§ **PROVIDED MATERIAL**
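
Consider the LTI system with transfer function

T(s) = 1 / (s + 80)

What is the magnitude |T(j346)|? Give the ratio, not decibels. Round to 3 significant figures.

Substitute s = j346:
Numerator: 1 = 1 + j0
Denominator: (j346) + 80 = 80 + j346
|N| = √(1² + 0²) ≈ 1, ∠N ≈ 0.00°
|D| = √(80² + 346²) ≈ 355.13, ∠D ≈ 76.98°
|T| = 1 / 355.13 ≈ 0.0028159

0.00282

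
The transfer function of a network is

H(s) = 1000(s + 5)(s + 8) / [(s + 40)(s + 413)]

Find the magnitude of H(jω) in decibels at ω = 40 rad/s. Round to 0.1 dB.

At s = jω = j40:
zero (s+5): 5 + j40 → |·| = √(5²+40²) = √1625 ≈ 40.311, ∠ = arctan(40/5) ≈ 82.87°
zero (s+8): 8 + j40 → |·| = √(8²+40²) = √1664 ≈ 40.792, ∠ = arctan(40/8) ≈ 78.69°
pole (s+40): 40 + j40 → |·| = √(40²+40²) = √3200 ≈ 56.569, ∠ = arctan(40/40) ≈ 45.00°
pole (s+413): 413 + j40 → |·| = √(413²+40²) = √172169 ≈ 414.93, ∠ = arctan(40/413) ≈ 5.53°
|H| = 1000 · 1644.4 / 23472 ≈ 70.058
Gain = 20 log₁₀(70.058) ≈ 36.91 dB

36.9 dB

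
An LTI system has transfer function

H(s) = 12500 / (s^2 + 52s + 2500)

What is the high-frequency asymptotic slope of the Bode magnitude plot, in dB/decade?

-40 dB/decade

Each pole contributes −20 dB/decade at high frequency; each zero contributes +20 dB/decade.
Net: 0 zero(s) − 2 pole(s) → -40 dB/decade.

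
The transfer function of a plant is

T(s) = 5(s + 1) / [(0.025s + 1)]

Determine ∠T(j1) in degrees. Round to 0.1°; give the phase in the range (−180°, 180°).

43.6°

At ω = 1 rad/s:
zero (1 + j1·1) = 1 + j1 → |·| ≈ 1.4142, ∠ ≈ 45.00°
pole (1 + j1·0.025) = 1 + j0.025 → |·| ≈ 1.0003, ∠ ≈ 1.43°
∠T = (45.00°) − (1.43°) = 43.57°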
--
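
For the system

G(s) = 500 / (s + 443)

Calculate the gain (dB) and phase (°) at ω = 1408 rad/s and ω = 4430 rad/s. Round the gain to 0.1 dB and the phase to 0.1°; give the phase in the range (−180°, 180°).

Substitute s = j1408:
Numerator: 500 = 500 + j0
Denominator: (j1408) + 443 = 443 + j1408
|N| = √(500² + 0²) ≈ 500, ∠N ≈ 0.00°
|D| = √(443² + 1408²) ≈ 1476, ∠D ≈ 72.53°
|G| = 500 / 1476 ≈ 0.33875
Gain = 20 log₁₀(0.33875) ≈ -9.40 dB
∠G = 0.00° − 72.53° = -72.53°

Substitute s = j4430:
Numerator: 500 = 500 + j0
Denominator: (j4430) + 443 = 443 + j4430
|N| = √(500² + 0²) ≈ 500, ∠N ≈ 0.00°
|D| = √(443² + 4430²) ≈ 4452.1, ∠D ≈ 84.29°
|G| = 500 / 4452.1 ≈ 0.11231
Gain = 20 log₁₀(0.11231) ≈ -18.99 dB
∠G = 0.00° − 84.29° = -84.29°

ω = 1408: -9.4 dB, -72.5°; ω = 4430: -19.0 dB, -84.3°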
==
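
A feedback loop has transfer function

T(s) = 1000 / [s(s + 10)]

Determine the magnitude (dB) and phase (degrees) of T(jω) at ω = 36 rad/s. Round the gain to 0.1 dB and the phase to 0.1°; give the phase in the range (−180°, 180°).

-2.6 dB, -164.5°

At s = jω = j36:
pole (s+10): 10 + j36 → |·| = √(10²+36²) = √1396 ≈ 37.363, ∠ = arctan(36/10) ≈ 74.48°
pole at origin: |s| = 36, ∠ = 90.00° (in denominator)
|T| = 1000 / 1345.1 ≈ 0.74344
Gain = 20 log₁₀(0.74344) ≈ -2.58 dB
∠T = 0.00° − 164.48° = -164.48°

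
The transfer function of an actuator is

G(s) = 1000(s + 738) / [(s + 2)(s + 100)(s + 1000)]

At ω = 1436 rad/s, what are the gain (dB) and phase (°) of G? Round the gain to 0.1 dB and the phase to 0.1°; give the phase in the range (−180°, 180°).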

§ **WHAT THE EXERCISE ASKS**
Find each line holding the string "system" in the listing above, then copy it.

§ **RESULT OF THE EXERCISE**
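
Consider the LTI system with transfer function
An LTI system has transfer function
For the system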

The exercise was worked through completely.